### Task
Copy the data exactly from the line that contains "A logistic model with K = 1560" through the line that contains "A colony of nesting seabirds had 20,100", keeping both end lines and leaving out everything else.

### Material to process
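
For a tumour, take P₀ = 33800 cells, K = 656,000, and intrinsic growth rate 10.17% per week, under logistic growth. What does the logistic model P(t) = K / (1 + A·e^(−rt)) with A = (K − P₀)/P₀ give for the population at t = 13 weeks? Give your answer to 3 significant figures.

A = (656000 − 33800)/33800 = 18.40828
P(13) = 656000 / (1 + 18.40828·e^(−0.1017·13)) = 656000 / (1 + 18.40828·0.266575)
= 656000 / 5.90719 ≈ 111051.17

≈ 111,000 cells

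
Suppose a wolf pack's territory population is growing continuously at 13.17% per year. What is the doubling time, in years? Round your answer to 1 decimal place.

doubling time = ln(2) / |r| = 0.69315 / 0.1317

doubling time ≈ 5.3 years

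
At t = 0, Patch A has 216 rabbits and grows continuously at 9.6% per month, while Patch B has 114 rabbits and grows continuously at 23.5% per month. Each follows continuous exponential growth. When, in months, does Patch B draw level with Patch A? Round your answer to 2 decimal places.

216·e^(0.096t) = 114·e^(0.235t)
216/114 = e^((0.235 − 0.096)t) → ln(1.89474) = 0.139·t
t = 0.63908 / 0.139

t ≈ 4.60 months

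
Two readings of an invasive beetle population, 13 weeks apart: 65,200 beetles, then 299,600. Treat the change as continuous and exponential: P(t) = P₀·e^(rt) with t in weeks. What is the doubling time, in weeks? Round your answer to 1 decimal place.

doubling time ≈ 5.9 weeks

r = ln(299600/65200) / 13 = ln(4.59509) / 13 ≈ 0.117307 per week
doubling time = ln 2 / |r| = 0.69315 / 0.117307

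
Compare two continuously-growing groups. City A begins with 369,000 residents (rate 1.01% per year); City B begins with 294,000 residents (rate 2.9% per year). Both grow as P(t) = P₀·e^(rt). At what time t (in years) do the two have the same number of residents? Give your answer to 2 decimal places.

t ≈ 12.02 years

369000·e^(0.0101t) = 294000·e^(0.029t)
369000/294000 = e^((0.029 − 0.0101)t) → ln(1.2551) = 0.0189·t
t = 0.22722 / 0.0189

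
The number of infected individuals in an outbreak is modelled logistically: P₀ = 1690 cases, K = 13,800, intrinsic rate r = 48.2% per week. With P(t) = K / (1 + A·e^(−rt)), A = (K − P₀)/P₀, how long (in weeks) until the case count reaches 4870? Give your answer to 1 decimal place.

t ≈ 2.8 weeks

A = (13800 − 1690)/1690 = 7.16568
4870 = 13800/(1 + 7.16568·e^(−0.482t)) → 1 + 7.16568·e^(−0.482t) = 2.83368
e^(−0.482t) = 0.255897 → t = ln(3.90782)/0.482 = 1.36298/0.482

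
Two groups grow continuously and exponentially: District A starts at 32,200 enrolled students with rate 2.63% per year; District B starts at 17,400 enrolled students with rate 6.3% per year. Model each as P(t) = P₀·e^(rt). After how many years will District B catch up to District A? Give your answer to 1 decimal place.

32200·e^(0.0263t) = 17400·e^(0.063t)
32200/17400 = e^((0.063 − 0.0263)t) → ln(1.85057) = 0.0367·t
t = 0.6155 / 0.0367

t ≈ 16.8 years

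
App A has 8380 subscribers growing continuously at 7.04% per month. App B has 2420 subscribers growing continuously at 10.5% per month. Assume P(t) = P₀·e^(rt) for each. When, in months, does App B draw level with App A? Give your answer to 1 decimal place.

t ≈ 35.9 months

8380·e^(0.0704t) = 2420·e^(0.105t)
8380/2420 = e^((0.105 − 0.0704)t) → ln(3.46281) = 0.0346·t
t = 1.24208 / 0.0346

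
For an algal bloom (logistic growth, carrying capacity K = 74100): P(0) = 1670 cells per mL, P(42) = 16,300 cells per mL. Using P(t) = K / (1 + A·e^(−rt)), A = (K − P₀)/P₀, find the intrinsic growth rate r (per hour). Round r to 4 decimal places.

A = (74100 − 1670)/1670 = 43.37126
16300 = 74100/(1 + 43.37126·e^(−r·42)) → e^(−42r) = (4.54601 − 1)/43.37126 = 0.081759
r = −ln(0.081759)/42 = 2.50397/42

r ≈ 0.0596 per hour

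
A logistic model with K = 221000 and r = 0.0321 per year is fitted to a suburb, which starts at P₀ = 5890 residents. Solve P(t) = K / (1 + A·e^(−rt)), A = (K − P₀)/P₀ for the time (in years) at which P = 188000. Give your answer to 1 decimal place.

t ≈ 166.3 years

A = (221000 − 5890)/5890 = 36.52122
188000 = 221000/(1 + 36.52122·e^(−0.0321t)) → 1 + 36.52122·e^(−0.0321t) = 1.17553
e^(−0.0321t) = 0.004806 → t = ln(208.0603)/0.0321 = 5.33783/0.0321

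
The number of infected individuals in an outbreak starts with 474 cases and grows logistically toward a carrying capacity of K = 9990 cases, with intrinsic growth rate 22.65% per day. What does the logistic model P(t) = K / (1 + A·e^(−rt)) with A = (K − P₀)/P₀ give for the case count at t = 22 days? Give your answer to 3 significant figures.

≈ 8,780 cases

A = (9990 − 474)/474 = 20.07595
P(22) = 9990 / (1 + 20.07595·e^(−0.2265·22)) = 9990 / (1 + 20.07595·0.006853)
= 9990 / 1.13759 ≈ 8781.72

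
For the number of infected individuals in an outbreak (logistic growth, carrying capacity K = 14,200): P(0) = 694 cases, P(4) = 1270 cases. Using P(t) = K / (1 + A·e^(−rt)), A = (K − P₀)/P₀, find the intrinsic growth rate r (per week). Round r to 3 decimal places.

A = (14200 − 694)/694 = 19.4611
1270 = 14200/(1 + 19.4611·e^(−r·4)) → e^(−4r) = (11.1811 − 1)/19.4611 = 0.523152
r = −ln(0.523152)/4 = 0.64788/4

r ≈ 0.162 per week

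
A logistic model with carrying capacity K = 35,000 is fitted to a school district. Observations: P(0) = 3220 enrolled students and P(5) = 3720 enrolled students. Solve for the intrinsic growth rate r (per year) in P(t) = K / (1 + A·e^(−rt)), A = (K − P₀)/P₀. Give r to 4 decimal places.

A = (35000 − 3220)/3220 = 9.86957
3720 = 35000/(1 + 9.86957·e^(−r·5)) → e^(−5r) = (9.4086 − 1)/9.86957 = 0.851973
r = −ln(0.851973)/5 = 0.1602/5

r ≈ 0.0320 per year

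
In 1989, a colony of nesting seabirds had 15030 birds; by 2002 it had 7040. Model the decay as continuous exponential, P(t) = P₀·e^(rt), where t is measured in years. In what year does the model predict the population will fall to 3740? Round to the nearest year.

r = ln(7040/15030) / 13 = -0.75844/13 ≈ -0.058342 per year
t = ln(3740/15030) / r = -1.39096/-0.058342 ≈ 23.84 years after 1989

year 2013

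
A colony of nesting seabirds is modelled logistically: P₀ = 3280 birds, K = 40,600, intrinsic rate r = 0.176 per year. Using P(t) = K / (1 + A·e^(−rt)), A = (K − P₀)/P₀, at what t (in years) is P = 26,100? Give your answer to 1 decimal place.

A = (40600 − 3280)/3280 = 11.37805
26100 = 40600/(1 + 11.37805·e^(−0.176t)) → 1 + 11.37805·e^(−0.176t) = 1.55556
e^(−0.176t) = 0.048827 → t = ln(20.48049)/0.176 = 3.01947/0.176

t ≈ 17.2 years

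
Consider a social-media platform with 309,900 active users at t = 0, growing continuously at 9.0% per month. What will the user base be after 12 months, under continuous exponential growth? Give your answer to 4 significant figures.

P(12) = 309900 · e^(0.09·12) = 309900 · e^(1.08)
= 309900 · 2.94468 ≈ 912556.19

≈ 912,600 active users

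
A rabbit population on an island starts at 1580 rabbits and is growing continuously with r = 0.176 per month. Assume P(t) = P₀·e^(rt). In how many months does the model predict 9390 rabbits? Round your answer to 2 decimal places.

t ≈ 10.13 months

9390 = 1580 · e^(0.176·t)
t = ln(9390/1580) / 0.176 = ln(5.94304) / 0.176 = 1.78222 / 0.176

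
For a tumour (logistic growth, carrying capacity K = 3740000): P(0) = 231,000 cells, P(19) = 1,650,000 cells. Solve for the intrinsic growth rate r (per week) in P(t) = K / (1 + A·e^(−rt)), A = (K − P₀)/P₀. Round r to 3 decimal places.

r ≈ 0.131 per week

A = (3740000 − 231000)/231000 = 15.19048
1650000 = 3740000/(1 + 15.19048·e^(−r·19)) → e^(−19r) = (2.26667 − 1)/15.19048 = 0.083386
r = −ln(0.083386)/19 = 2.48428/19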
---
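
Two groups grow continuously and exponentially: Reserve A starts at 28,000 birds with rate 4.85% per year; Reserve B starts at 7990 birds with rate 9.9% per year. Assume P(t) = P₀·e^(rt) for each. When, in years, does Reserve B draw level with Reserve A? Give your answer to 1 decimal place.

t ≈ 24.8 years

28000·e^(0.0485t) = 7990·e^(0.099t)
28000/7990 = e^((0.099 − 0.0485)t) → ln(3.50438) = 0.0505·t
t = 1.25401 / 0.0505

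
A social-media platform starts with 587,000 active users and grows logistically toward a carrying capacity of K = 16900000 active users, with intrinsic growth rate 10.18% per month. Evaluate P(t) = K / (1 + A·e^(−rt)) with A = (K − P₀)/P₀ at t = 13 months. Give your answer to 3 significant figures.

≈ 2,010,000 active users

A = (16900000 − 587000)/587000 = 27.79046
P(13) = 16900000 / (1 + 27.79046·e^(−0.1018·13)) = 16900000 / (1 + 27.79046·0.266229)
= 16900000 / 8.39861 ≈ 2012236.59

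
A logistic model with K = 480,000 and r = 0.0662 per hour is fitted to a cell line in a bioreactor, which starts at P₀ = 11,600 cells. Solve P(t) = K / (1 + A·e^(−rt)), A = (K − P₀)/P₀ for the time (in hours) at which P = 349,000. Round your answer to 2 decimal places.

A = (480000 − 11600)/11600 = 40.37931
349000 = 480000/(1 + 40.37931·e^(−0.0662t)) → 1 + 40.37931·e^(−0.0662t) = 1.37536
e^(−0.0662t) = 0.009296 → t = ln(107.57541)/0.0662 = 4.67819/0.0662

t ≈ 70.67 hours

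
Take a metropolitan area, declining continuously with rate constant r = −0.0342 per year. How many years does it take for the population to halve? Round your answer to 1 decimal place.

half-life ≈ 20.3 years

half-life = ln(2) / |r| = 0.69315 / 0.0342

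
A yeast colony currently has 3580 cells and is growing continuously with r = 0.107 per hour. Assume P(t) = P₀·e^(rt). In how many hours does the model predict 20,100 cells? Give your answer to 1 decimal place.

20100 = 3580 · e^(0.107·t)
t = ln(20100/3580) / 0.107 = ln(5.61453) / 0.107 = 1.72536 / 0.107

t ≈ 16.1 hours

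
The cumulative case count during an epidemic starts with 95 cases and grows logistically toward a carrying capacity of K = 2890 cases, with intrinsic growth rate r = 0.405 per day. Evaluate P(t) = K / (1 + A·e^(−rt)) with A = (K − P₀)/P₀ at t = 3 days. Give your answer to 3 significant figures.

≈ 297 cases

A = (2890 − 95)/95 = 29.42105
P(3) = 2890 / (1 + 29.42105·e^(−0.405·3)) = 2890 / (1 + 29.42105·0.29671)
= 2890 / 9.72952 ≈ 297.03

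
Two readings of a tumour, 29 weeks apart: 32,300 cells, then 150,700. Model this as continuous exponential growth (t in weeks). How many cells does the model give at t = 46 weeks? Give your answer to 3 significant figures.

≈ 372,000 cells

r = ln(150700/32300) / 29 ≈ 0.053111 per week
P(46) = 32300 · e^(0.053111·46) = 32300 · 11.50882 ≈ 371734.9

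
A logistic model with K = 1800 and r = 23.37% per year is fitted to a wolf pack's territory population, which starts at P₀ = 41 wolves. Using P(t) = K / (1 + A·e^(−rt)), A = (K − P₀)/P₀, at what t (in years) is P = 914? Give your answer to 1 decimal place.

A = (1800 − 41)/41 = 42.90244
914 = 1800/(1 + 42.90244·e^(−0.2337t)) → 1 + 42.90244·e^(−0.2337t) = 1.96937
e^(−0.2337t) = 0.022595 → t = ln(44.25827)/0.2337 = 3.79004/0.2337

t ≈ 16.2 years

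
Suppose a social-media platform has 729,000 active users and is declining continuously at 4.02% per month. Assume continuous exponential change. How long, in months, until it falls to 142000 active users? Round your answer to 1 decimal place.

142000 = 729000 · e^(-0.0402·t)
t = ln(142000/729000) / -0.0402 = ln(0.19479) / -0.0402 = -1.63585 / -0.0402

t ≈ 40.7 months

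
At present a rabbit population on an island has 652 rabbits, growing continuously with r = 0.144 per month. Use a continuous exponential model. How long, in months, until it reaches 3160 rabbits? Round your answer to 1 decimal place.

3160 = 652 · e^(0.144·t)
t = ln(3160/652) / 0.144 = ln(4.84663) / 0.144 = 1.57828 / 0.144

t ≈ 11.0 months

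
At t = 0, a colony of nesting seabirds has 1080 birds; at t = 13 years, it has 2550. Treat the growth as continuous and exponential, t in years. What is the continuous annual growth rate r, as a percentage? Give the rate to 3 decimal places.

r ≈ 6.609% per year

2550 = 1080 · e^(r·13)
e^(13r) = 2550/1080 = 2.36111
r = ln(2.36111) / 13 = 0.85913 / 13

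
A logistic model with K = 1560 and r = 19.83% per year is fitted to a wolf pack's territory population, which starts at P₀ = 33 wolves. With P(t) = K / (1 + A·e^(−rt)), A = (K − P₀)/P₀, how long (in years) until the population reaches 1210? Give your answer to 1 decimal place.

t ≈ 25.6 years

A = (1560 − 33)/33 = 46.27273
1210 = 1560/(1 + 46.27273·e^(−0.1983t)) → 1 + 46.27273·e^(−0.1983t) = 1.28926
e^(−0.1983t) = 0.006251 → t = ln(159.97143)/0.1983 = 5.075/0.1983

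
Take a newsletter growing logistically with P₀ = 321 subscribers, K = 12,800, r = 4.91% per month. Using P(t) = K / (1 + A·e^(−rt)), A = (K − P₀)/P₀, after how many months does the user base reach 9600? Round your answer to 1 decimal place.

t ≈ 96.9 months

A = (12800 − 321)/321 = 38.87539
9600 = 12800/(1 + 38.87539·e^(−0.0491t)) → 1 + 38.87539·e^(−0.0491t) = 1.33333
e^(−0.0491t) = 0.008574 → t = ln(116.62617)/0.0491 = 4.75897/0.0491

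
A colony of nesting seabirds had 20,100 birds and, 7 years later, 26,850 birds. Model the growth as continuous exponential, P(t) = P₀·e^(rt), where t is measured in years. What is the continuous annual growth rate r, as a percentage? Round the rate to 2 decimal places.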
---
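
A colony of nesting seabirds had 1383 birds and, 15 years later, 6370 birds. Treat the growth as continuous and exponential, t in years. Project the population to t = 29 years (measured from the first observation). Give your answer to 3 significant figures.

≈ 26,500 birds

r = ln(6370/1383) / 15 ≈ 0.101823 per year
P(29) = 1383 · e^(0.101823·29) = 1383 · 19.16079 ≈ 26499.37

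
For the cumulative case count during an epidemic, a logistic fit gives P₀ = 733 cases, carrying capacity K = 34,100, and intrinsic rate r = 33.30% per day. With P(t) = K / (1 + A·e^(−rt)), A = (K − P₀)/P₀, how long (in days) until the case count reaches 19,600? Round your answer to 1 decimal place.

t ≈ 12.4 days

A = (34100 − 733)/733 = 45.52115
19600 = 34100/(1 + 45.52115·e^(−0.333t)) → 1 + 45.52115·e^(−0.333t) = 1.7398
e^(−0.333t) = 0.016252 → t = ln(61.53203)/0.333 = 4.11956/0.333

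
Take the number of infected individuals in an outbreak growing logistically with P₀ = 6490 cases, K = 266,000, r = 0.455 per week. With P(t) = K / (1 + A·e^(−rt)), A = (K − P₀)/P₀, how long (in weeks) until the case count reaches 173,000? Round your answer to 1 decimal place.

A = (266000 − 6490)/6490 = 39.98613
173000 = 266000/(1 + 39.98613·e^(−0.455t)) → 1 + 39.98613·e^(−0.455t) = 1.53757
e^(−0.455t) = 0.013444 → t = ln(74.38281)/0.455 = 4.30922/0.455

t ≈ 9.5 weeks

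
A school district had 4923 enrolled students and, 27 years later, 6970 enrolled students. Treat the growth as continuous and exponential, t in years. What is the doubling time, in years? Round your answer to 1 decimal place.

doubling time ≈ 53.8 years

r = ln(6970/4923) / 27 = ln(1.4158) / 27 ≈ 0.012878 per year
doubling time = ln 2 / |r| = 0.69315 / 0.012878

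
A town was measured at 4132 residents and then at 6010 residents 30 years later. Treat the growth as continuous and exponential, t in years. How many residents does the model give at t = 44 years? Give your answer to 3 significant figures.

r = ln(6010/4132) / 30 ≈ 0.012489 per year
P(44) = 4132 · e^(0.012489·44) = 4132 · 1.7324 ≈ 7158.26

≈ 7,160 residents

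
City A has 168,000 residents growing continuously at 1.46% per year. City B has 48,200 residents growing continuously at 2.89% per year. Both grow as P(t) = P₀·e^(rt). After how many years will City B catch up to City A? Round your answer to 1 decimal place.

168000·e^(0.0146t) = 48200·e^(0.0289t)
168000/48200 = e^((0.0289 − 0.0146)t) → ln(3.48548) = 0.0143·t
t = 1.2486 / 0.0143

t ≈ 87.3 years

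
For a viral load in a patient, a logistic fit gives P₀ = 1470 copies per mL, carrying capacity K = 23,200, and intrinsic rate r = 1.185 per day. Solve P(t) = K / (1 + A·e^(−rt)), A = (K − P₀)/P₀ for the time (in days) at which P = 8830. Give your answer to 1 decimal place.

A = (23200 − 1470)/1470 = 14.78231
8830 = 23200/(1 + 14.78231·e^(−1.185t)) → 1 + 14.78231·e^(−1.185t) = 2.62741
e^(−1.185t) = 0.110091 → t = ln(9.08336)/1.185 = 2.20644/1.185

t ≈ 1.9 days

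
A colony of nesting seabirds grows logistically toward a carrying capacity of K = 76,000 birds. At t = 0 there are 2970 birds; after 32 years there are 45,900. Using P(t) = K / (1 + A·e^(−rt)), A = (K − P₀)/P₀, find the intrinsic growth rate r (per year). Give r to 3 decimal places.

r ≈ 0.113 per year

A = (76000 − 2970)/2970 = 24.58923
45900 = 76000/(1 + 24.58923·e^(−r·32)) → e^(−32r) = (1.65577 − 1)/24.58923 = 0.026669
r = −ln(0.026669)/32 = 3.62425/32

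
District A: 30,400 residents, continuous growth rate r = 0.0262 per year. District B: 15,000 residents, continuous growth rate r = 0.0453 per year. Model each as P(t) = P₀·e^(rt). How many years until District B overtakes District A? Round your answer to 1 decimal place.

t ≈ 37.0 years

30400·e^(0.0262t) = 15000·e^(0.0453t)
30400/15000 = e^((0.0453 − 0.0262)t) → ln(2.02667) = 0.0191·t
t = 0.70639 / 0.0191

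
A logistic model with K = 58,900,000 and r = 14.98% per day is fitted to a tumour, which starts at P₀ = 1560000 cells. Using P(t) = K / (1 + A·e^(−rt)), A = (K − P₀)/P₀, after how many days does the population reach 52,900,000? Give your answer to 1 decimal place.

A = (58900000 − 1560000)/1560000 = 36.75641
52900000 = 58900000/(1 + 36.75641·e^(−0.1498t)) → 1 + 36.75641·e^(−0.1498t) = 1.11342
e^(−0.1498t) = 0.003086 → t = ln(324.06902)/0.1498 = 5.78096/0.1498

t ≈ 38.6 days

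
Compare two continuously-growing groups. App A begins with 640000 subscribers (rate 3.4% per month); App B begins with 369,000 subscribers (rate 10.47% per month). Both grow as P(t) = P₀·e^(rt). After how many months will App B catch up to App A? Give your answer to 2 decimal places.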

### Written answer
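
A logistic model with K = 1560 and r = 19.83% per year is fitted to a wolf pack's territory population, which starts at P₀ = 33 wolves. With P(t) = K / (1 + A·e^(−rt)), A = (K − P₀)/P₀, how long (in years) until the population reaches 1210? Give your answer to 1 decimal place.

t ≈ 25.6 years

A = (1560 − 33)/33 = 46.27273
1210 = 1560/(1 + 46.27273·e^(−0.1983t)) → 1 + 46.27273·e^(−0.1983t) = 1.28926
e^(−0.1983t) = 0.006251 → t = ln(159.97143)/0.1983 = 5.075/0.1983

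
Take a newsletter growing logistically with P₀ = 321 subscribers, K = 12,800, r = 4.91% per month. Using P(t) = K / (1 + A·e^(−rt)), A = (K − P₀)/P₀, after how many months does the user base reach 9600? Round your answer to 1 decimal place.

t ≈ 96.9 months

A = (12800 − 321)/321 = 38.87539
9600 = 12800/(1 + 38.87539·e^(−0.0491t)) → 1 + 38.87539·e^(−0.0491t) = 1.33333
e^(−0.0491t) = 0.008574 → t = ln(116.62617)/0.0491 = 4.75897/0.0491

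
A colony of nesting seabirds had 20,100 birds and, 7 years later, 26,850 birds. Model the growth as continuous exponential, P(t) = P₀·e^(rt), where t is measured in years. What is the continuous annual growth rate r, as a percentage? Round the rate to 2 decimal places.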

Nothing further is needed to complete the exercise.